- Opening Delimiter -
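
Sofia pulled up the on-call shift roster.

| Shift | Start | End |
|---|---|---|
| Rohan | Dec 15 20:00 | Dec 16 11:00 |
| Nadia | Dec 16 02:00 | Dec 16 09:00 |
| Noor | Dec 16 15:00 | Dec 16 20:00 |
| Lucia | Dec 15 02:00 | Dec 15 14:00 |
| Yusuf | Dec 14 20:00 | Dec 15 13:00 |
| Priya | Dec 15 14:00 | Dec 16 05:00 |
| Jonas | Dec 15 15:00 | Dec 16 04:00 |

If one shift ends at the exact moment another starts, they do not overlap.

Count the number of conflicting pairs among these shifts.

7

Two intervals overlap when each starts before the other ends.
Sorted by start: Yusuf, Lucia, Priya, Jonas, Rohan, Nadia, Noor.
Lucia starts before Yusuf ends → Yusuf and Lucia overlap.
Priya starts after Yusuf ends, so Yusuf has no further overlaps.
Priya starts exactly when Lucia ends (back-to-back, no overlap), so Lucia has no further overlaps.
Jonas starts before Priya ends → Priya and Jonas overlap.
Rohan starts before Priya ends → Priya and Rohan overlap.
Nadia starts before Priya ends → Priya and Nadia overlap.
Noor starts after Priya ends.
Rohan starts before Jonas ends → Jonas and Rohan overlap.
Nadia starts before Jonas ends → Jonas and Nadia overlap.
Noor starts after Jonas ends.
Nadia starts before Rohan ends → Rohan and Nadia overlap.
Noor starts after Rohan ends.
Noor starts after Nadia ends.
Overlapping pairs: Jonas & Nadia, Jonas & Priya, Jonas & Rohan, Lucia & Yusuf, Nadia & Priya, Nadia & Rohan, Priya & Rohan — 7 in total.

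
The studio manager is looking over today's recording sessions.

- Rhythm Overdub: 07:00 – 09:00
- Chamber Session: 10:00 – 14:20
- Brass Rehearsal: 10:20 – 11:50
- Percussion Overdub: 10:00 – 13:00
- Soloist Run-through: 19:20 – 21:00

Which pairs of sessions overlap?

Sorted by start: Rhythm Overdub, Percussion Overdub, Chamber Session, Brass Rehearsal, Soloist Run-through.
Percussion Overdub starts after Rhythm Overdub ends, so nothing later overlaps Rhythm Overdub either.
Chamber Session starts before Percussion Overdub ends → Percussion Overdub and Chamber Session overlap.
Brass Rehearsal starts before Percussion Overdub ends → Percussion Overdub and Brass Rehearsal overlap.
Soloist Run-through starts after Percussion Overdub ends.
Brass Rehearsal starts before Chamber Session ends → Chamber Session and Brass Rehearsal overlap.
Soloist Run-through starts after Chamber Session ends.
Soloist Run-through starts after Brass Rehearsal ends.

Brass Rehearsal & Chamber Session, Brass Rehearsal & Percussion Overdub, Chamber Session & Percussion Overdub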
- Closing Delimiter -
- Opening Delimiter -
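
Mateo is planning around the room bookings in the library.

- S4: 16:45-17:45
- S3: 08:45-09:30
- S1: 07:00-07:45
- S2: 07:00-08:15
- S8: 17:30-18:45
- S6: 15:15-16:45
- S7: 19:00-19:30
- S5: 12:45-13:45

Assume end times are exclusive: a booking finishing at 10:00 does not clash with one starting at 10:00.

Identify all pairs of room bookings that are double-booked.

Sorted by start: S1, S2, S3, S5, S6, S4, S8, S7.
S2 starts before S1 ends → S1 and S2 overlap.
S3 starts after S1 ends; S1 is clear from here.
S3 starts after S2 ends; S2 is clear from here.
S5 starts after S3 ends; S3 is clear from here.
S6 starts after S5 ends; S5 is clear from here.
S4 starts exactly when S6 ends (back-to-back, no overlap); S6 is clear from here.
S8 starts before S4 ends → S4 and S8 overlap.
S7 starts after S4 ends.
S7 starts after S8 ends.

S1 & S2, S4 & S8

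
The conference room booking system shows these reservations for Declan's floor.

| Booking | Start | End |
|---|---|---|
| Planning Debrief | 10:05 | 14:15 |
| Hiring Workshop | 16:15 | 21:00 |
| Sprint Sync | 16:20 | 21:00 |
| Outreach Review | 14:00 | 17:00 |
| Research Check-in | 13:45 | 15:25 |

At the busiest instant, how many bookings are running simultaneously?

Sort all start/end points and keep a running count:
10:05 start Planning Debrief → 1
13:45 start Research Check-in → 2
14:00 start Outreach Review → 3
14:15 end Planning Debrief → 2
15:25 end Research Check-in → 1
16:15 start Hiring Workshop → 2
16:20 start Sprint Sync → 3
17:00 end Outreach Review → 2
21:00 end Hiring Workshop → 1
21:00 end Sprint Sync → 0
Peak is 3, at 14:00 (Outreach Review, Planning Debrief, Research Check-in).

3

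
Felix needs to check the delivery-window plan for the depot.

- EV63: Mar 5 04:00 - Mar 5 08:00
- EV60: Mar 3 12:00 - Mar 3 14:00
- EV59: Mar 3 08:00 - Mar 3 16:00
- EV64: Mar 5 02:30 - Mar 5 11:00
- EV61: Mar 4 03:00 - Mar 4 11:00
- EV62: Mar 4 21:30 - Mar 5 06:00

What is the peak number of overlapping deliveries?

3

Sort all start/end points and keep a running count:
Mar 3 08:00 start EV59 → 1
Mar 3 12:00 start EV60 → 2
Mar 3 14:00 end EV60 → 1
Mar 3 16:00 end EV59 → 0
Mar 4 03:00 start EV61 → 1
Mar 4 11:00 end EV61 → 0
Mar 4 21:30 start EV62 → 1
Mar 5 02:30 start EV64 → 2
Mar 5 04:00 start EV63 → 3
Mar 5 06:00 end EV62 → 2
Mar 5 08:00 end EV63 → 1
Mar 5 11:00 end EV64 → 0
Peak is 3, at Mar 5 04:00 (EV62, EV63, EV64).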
- Closing Delimiter -
- Opening Delimiter -
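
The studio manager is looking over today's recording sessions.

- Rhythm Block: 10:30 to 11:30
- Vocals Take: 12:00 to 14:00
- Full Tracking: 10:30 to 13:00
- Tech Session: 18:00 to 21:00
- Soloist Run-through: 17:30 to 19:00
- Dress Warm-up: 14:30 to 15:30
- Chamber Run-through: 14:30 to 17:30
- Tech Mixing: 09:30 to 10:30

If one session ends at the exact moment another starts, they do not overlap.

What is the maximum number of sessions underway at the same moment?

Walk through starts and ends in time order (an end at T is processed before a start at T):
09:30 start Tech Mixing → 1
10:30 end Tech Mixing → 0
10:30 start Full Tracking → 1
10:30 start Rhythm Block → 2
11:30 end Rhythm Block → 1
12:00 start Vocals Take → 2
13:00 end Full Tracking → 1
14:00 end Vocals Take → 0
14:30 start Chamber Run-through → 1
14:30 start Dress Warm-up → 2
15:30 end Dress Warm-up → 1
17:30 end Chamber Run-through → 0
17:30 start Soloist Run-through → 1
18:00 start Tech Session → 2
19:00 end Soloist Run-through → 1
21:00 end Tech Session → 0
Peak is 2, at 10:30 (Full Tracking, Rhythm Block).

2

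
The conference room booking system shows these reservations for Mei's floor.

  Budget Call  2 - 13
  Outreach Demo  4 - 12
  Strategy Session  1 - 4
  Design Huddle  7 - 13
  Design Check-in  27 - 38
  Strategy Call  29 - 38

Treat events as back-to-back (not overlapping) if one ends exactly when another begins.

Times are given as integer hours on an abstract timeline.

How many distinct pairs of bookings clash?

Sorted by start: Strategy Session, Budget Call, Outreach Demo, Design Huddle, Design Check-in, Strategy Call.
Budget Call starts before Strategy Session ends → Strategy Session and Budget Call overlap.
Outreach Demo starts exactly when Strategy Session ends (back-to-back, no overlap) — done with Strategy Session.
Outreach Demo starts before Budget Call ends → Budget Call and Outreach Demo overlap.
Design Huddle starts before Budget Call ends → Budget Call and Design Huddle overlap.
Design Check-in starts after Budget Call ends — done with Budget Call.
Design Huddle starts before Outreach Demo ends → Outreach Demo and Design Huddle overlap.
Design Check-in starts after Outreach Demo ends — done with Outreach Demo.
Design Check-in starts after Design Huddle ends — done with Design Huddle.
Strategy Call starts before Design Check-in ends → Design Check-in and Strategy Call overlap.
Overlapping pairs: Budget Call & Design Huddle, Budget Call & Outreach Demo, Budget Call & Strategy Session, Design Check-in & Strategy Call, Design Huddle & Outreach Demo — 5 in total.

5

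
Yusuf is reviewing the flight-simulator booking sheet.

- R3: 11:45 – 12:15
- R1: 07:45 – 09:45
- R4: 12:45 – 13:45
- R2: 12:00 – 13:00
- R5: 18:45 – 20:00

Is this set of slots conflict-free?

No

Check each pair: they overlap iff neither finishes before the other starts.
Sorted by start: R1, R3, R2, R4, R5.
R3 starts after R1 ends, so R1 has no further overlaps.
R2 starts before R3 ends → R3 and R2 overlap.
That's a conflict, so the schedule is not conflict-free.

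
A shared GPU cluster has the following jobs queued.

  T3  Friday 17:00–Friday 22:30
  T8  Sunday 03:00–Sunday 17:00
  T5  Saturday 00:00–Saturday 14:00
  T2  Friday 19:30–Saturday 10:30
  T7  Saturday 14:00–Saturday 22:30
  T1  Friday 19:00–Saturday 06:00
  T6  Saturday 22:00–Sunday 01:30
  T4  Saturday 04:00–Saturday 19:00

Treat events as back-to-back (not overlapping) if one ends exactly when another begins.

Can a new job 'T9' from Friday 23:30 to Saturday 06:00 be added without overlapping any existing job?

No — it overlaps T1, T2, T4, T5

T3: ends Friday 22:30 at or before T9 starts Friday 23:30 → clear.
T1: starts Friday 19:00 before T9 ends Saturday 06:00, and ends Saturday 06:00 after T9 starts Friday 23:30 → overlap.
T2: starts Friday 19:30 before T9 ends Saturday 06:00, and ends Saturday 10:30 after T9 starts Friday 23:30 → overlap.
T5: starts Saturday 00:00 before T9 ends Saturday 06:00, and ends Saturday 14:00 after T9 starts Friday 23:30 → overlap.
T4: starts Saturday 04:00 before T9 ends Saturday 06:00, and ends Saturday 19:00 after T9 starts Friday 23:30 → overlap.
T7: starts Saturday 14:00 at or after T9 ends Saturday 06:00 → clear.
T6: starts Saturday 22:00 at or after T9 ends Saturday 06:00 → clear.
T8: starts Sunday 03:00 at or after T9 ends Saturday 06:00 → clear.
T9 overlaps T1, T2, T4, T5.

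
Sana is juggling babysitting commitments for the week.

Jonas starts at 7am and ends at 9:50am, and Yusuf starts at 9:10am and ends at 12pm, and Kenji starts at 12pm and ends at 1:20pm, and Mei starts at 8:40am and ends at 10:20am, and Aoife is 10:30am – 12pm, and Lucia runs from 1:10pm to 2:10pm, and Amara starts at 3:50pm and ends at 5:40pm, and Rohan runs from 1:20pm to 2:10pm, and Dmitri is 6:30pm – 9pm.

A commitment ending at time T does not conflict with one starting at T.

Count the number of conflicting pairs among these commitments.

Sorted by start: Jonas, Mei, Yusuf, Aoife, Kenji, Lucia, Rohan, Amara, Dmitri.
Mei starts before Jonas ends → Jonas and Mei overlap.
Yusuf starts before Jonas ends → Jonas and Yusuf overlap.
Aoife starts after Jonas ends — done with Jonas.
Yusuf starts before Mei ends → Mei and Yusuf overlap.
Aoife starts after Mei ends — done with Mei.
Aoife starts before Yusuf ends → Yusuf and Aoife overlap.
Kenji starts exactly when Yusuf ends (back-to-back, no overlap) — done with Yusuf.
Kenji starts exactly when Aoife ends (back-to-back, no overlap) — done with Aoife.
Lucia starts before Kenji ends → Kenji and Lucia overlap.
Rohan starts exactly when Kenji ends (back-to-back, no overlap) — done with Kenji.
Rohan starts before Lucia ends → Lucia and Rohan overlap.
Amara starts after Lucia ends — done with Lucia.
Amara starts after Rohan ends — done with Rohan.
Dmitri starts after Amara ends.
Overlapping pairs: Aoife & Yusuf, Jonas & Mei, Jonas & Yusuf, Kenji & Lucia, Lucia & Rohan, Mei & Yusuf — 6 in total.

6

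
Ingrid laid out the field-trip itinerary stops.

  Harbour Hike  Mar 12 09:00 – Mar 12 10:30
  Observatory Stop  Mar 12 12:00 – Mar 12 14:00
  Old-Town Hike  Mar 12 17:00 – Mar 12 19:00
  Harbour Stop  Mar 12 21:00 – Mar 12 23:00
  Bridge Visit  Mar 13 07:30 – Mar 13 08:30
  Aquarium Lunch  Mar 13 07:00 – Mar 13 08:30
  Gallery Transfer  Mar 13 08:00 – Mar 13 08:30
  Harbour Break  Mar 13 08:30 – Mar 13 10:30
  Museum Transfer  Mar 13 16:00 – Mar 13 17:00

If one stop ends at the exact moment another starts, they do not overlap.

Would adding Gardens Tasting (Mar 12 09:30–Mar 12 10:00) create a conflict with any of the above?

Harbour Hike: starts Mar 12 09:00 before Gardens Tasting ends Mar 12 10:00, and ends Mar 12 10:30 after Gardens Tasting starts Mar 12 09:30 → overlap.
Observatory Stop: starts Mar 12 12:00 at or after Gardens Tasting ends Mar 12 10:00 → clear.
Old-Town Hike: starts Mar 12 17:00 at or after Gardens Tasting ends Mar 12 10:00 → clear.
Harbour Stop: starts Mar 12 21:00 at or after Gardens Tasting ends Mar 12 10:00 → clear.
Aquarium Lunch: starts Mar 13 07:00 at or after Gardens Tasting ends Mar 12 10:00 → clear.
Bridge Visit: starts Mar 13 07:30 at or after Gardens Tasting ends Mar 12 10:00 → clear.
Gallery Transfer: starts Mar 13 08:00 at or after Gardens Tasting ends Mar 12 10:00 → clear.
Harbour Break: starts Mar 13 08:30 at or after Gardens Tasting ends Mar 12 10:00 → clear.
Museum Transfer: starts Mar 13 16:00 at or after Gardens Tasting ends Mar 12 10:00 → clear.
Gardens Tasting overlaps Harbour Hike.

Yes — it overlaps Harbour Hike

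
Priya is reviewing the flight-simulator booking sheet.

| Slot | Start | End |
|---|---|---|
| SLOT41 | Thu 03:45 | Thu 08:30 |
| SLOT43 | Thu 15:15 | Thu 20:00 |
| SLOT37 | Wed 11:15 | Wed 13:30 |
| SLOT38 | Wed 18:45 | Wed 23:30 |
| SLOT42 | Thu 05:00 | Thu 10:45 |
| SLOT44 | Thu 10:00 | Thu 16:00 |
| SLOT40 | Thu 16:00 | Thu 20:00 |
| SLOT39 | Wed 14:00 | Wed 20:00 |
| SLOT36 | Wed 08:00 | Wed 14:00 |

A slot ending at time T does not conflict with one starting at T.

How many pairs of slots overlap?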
- Closing Delimiter -
§ **EXERCISE DETAILS**
An answer consisting of the number alone is required: how many lines in the entries hold the string "another"?

§ **ANSWER SECTION**
5